(Collected data)
::::

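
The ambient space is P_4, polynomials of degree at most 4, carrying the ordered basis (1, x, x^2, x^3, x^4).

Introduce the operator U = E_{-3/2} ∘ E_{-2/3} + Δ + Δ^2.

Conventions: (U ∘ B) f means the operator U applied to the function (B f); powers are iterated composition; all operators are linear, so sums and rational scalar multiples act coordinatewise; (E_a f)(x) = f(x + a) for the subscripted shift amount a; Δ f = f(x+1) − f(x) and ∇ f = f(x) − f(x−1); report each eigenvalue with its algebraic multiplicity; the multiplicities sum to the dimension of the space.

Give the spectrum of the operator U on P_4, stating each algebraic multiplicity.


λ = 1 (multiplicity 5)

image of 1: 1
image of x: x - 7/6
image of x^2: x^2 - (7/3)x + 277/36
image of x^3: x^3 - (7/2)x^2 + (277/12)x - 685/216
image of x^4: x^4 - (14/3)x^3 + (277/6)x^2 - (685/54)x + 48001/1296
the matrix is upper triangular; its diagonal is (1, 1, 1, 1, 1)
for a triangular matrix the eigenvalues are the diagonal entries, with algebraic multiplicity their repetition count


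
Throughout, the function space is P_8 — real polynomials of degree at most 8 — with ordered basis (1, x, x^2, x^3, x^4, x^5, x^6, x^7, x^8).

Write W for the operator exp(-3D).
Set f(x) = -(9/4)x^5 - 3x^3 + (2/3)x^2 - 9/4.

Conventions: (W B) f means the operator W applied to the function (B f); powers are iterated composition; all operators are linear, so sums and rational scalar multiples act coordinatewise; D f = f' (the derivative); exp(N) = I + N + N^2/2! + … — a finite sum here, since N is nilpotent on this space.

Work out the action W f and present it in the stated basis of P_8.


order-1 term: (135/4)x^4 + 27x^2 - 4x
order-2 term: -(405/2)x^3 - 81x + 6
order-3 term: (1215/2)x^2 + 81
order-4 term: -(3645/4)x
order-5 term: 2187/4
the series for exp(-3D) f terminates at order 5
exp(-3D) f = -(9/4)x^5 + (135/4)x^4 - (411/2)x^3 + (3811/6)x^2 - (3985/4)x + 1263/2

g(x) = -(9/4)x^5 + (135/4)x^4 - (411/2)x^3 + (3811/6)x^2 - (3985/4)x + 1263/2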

::::

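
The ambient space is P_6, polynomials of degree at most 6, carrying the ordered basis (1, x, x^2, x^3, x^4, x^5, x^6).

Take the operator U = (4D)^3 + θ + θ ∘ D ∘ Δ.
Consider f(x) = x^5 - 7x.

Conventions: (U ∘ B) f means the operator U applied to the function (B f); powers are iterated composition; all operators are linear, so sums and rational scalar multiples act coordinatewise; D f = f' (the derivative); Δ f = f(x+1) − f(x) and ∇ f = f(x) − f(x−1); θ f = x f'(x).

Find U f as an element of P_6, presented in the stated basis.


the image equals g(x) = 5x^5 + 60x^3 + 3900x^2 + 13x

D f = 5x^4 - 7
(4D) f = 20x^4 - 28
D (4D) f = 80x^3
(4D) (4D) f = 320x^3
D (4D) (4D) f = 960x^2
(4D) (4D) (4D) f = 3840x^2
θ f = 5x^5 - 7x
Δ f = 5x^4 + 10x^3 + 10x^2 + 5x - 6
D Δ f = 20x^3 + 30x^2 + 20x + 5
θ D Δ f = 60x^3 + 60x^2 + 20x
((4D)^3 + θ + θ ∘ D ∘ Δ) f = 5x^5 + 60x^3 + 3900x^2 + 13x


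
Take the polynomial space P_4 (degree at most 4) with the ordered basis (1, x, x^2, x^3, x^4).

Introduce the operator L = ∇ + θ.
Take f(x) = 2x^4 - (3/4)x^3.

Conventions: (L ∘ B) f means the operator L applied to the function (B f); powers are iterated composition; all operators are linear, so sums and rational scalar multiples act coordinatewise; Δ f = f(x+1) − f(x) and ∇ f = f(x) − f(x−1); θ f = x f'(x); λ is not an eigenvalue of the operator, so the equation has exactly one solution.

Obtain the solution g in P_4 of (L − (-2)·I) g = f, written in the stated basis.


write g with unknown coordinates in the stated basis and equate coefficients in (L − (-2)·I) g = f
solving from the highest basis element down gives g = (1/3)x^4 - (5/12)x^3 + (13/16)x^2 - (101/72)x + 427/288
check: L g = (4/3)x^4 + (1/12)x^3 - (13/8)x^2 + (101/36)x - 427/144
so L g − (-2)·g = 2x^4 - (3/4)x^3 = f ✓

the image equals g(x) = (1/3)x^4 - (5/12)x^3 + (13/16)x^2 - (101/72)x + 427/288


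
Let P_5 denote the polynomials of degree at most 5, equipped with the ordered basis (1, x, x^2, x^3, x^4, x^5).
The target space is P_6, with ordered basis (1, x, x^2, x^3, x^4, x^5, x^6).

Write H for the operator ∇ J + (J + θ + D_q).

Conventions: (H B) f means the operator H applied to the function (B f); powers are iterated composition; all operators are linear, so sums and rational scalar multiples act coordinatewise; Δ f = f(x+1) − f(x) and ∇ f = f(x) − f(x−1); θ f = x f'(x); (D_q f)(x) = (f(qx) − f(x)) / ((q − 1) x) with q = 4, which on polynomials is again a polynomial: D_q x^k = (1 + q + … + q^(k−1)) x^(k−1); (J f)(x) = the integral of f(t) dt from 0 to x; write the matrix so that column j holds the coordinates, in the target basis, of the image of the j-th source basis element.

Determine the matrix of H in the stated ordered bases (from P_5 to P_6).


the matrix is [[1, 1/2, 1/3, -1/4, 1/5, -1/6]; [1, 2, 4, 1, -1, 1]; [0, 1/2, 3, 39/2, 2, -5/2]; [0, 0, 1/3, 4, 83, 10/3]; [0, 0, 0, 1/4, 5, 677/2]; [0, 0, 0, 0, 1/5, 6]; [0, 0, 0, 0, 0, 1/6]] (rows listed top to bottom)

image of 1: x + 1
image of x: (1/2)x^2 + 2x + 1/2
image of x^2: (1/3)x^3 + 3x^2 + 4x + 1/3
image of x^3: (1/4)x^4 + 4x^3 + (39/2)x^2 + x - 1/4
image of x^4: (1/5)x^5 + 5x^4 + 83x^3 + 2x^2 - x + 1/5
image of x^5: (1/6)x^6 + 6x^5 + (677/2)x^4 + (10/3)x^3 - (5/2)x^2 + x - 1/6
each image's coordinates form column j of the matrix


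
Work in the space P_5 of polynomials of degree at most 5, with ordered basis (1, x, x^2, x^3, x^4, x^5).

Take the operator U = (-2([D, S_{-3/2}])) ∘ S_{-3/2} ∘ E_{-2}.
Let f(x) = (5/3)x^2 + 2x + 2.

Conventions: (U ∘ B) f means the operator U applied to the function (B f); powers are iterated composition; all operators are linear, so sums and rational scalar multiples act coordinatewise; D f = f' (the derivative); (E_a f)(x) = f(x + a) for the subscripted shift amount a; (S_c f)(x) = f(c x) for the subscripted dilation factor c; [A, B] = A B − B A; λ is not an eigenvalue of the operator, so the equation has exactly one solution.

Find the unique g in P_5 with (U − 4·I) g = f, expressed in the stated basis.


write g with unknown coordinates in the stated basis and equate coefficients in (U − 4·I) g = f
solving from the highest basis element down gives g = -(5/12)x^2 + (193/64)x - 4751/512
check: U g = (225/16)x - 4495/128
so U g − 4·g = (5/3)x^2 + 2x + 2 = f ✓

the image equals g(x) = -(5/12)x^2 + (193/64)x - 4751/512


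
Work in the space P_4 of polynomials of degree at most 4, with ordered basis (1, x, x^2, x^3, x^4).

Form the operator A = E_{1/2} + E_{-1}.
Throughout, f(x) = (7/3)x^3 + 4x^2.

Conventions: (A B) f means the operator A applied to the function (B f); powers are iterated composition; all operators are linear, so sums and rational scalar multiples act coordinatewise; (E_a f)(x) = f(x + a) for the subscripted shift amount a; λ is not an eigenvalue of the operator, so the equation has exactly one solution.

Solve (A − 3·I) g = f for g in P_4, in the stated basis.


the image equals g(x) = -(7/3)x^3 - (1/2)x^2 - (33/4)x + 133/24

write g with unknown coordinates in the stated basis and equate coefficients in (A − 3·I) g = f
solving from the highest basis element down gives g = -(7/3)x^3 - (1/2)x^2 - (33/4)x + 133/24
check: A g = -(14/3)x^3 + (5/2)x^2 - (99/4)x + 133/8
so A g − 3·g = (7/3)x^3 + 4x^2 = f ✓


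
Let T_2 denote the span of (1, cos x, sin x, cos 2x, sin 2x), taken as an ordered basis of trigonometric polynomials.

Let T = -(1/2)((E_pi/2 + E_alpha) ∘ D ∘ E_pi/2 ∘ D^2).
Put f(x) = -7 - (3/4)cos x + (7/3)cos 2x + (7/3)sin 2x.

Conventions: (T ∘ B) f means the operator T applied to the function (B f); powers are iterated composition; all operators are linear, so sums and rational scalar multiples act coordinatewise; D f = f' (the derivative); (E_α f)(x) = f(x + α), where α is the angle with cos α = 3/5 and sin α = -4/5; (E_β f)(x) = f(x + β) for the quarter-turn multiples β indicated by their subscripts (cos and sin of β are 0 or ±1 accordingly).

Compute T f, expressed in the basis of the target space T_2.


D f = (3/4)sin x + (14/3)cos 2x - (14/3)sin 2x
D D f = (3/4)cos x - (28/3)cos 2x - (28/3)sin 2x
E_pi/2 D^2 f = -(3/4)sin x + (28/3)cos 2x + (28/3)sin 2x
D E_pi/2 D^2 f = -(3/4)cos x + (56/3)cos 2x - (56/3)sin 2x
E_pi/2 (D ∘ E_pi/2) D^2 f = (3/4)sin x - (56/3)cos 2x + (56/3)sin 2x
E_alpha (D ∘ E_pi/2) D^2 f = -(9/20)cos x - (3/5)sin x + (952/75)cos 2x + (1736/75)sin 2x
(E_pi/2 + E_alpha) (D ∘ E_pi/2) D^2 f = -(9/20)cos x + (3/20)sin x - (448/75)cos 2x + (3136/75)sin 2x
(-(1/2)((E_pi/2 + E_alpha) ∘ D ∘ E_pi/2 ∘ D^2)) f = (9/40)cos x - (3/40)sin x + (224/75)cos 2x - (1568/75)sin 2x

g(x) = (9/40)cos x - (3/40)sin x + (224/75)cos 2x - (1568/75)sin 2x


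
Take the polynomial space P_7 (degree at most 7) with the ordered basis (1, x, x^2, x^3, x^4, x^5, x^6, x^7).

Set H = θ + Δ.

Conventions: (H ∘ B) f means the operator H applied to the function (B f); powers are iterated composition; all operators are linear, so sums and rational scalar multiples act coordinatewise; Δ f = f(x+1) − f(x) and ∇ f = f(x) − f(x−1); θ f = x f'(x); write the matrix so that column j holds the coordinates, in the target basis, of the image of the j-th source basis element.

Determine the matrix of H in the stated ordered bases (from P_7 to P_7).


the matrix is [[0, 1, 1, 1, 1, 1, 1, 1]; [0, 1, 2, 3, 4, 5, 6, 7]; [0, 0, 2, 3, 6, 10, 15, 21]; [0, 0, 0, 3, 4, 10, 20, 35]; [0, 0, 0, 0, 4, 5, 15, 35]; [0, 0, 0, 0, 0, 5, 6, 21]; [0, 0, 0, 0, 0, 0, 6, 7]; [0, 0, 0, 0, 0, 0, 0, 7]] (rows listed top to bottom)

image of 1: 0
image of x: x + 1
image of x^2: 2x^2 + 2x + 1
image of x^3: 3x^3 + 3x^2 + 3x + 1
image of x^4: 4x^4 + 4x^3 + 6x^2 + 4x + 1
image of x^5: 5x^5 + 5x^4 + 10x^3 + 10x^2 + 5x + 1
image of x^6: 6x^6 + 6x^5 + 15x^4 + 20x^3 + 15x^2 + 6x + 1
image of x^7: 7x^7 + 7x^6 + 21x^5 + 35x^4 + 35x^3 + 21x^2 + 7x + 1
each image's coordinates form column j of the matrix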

::::

Required action =
Which lines above include the string "Introduce"? Show them.

Answer section =
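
Introduce the operator U = E_{-3/2} ∘ E_{-2/3} + Δ + Δ^2.
Introduce the operator L = ∇ + θ.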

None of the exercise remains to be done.